EXTRACTED RECORDS section start

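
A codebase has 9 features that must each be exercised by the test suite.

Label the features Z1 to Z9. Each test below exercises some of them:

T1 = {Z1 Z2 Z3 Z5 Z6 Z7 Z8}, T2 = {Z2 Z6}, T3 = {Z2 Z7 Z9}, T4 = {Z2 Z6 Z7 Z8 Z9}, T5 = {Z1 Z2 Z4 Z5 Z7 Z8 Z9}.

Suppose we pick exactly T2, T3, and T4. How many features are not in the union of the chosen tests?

4

Union of T2, T3, T4 = {Z2, Z6, Z7, Z8, Z9}.
Not covered: Z1, Z3, Z4, Z5 — 4 features.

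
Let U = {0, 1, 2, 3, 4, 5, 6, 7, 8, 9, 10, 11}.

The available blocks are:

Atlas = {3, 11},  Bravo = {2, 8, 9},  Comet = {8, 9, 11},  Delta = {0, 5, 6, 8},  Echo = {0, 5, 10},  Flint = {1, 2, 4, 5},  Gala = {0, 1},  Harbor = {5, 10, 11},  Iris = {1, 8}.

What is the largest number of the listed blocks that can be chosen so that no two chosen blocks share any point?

Atlas, Bravo, Echo are pairwise disjoint (Atlas={3,11}; Bravo={2,8,9}; Echo={0,5,10}).
Every remaining block overlaps one of these, and no 4 of the listed blocks are pairwise disjoint, so 3 is the maximum.

3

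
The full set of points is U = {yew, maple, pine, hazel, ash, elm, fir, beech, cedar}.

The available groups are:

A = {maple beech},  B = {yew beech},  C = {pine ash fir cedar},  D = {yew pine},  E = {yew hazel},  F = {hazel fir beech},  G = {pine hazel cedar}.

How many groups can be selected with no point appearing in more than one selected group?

A, C, E are pairwise disjoint (A={maple,beech}; C={pine,ash,fir,cedar}; E={yew,hazel}).
Every remaining group overlaps one of these, and no 4 of the listed groups are pairwise disjoint, so 3 is the maximum.

3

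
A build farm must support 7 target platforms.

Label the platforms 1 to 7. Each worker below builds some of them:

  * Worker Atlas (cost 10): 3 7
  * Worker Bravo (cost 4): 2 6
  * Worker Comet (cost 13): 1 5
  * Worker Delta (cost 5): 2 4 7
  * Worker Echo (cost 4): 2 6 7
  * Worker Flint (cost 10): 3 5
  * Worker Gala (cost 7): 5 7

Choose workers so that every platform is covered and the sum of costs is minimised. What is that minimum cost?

32

Comet, Delta, Echo, Flint together cover every platform (Comet ∪ Delta ∪ Echo ∪ Flint = {1, 2, 3, 4, 5, 6, 7}); total cost 13 + 5 + 4 + 10 = 32.
No covering selection has total cost below 32.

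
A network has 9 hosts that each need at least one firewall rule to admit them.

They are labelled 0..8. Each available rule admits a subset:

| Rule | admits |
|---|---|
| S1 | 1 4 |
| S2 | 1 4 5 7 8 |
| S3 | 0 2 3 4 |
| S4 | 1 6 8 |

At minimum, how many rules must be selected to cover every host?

S2 and S3 and S4 together: S2 ∪ S3 ∪ S4 = {0, 1, 2, 3, 4, 5, 6, 7, 8} — every host is covered.
Only S3 contains 0, so S3 is forced; the remaining 5 hosts need at least 2 more rules (each remaining rule adds at most 4) — so at least 3 rules are needed, and 3 is optimal.

3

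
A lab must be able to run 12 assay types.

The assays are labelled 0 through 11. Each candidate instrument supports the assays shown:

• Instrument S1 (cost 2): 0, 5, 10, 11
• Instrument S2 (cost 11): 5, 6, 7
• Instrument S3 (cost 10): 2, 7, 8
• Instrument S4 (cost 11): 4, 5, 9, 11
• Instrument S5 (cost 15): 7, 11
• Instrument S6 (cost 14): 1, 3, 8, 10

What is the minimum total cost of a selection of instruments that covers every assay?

48

S1, S2, S3, S4, S6 together cover every assay (S1 ∪ S2 ∪ S3 ∪ S4 ∪ S6 = {0, 1, 2, 3, 4, 5, 6, 7, 8, 9, 10, 11}); total cost 2 + 11 + 10 + 11 + 14 = 48.
No covering selection has total cost below 48.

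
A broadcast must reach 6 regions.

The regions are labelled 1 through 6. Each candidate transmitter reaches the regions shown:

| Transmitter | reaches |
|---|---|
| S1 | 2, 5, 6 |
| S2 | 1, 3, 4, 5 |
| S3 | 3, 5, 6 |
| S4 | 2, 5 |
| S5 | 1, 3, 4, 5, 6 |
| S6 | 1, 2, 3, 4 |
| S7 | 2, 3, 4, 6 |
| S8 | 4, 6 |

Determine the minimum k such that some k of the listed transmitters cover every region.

Take {S5, S7}. Their union is {1, 2, 3, 4, 5, 6}, which is all 6 regions.
No single transmitter has all 6 regions (the largest, S5, has 5), so 2 is optimal.

2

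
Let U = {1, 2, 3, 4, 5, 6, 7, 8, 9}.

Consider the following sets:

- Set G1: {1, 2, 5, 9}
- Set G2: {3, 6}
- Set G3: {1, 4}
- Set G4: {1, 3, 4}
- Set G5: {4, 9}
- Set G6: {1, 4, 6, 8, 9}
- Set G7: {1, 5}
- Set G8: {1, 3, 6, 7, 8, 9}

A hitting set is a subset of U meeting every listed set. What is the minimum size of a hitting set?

The 3 points {1, 4, 6} hit every set.
The sets G2, G5, G7 are pairwise disjoint, so any hitting set needs a separate point for each — at least 3. Hence 3 is optimal.

3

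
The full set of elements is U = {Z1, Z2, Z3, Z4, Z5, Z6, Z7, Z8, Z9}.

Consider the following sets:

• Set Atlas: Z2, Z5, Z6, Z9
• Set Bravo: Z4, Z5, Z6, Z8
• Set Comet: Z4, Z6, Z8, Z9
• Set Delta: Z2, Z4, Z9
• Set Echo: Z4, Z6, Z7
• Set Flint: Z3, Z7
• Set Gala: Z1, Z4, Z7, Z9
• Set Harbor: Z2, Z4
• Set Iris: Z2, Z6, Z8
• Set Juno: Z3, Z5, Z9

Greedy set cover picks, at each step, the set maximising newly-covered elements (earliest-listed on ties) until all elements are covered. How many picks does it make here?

4

Greedy: pick Atlas (covers 4 new) → pick Gala (covers 3 new) → pick Bravo (covers 1 new) → pick Flint (covers 1 new). Total picks: 4.
(The true minimum cover uses only 3 sets, so greedy is not optimal here.)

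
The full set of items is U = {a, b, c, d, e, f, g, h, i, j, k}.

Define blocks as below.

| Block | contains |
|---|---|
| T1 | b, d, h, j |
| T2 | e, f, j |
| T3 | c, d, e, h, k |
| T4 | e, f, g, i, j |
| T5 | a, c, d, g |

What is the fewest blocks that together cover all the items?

4

T1 and T3 and T4 and T5 together: T1 ∪ T3 ∪ T4 ∪ T5 = {a, b, c, d, e, f, g, h, i, j, k} — every item is covered.
No 3 of the 5 blocks cover everything (all 10 combinations miss at least one item), so 4 is optimal.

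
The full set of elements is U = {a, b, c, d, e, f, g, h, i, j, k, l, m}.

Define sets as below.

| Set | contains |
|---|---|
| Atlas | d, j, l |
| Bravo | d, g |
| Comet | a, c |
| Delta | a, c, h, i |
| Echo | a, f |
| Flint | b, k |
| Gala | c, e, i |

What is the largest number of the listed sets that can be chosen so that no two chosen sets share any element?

Bravo, Echo, Flint, Gala are pairwise disjoint (Bravo={d,g}; Echo={a,f}; Flint={b,k}; Gala={c,e,i}).
Every remaining set overlaps one of these, and no 5 of the listed sets are pairwise disjoint, so 4 is the maximum.

4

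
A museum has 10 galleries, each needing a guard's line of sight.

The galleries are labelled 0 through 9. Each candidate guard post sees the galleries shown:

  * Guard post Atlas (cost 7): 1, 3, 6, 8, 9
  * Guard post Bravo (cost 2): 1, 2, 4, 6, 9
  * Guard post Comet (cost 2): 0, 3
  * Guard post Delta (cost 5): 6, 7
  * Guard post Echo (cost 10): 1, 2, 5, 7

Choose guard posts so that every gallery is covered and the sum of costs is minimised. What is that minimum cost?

Atlas, Bravo, Comet, Echo together cover every gallery (Atlas ∪ Bravo ∪ Comet ∪ Echo = {0, 1, 2, 3, 4, 5, 6, 7, 8, 9}); total cost 7 + 2 + 2 + 10 = 21.
The greedy pick Bravo, Comet, Delta, Atlas, Echo costs 26; no covering selection beats 21.

21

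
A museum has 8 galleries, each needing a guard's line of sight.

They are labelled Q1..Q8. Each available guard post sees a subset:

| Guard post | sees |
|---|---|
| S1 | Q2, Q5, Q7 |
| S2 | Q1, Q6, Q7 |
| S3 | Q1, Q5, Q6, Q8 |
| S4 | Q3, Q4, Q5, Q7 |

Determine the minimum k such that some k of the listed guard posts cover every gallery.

S1 and S3 and S4 together: S1 ∪ S3 ∪ S4 = {Q1, Q2, Q3, Q4, Q5, Q6, Q7, Q8} — every gallery is covered.
Only S1 contains Q2, so S1 is forced; the remaining 5 galleries need at least 2 more guard posts (each remaining guard post adds at most 3) — so at least 3 guard posts are needed, and 3 is optimal.

3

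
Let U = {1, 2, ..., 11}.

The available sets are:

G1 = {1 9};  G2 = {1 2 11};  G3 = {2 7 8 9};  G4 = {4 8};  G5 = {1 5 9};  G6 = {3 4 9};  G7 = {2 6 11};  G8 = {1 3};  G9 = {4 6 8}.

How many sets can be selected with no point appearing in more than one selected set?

3

G4, G5, G7 are pairwise disjoint (G4={4,8}; G5={1,5,9}; G7={2,6,11}).
Every remaining set overlaps one of these, and no 4 of the listed sets are pairwise disjoint, so 3 is the maximum.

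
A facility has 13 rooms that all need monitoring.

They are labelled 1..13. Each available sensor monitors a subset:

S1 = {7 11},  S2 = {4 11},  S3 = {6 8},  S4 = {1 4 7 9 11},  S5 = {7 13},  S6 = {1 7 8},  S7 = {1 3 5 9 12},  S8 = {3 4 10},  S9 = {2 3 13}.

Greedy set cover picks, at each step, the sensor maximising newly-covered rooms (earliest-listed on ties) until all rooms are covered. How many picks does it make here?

5

Greedy: pick S4 (covers 5 new) → pick S7 (covers 3 new) → pick S3 (covers 2 new) → pick S9 (covers 2 new) → pick S8 (covers 1 new). Total picks: 5.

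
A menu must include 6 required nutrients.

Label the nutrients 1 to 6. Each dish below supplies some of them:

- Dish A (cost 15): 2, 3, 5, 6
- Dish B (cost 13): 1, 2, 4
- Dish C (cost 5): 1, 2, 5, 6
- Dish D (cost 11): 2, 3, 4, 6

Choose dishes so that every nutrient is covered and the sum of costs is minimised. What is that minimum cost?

C, D together cover every nutrient (C ∪ D = {1, 2, 3, 4, 5, 6}); total cost 5 + 11 = 16.
No covering selection has total cost below 16.

16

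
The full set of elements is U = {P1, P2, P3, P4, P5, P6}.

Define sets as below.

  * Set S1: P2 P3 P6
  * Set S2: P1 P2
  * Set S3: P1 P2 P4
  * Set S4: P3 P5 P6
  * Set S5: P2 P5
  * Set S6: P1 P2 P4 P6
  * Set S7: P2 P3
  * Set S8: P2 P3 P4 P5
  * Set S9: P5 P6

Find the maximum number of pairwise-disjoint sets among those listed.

S2, S9 are pairwise disjoint (S2={P1,P2}; S9={P5,P6}).
Every remaining set overlaps one of these, and no 3 of the listed sets are pairwise disjoint, so 2 is the maximum.

2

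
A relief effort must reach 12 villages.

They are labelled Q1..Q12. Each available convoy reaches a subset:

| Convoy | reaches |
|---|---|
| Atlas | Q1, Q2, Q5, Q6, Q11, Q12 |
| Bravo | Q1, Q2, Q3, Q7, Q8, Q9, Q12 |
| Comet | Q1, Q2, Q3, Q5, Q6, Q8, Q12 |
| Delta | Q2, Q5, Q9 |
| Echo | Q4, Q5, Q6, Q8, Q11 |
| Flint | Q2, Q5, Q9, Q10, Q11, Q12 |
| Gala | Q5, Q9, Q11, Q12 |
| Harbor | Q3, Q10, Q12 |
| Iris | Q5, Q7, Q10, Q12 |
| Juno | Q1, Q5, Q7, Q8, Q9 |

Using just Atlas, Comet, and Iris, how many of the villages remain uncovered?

2

Union of Atlas, Comet, Iris = {Q1, Q2, Q3, Q5, Q6, Q7, Q8, Q10, Q11, Q12}.
Not covered: Q4, Q9 — 2 villages.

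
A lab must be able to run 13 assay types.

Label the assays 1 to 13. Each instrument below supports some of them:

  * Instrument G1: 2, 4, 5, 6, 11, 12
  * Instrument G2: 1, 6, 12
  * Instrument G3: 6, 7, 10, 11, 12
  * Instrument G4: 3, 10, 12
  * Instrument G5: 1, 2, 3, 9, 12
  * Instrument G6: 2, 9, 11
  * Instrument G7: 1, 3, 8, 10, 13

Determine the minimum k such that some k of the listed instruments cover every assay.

4

G1 and G3 and G5 and G7 together: G1 ∪ G3 ∪ G5 ∪ G7 = {1, 2, 3, 4, 5, 6, 7, 8, 9, 10, 11, 12, 13} — every assay is covered.
No 3 of the 7 instruments cover everything (all 35 combinations miss at least one assay), so 4 is optimal.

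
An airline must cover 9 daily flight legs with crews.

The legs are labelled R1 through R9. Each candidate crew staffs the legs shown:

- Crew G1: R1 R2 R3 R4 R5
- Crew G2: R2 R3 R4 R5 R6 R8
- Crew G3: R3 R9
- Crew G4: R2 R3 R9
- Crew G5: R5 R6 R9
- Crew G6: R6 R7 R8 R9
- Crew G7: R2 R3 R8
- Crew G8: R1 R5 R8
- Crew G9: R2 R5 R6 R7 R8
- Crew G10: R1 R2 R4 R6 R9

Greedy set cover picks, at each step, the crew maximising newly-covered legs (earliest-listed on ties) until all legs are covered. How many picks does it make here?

3

Greedy: pick G2 (covers 6 new) → pick G6 (covers 2 new) → pick G1 (covers 1 new). Total picks: 3.
(The true minimum cover uses only 2 crews, so greedy is not optimal here.)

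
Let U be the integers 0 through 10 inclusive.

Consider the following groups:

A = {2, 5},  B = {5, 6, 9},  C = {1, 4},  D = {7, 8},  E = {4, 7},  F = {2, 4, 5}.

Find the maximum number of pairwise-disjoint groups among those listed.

3

B, C, D are pairwise disjoint (B={5,6,9}; C={1,4}; D={7,8}).
Every remaining group overlaps one of these, and no 4 of the listed groups are pairwise disjoint, so 3 is the maximum.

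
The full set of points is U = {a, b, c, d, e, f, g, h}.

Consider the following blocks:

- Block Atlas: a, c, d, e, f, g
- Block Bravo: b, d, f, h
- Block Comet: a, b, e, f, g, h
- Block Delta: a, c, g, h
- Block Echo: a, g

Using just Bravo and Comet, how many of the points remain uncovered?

Union of Bravo, Comet = {a, b, d, e, f, g, h}.
Not covered: c — 1 point.

1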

EXTRACTED RECORDS section end

## INSTRUCTIONS FOR THE TASK:
Send back exactly the lines of the listing above, beginning at the line containing "- Crew G5: R5 R6 R9" and ending with the last. Add nothing.

## WRITTEN SOLUTION:
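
- Crew G5: R5 R6 R9
- Crew G6: R6 R7 R8 R9
- Crew G7: R2 R3 R8
- Crew G8: R1 R5 R8
- Crew G9: R2 R5 R6 R7 R8
- Crew G10: R1 R2 R4 R6 R9

Greedy set cover picks, at each step, the crew maximising newly-covered legs (earliest-listed on ties) until all legs are covered. How many picks does it make here?

3

Greedy: pick G2 (covers 6 new) → pick G6 (covers 2 new) → pick G1 (covers 1 new). Total picks: 3.
(The true minimum cover uses only 2 crews, so greedy is not optimal here.)

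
Let U be the integers 0 through 10 inclusive.

Consider the following groups:

A = {2, 5},  B = {5, 6, 9},  C = {1, 4},  D = {7, 8},  E = {4, 7},  F = {2, 4, 5}.

Find the maximum number of pairwise-disjoint groups among those listed.

3

B, C, D are pairwise disjoint (B={5,6,9}; C={1,4}; D={7,8}).
Every remaining group overlaps one of these, and no 4 of the listed groups are pairwise disjoint, so 3 is the maximum.

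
The full set of points is U = {a, b, c, d, e, f, g, h}.

Consider the following blocks:

- Block Atlas: a, c, d, e, f, g
- Block Bravo: b, d, f, h
- Block Comet: a, b, e, f, g, h
- Block Delta: a, c, g, h
- Block Echo: a, g

Using just Bravo and Comet, how many of the points remain uncovered?

Union of Bravo, Comet = {a, b, d, e, f, g, h}.
Not covered: c — 1 point.

1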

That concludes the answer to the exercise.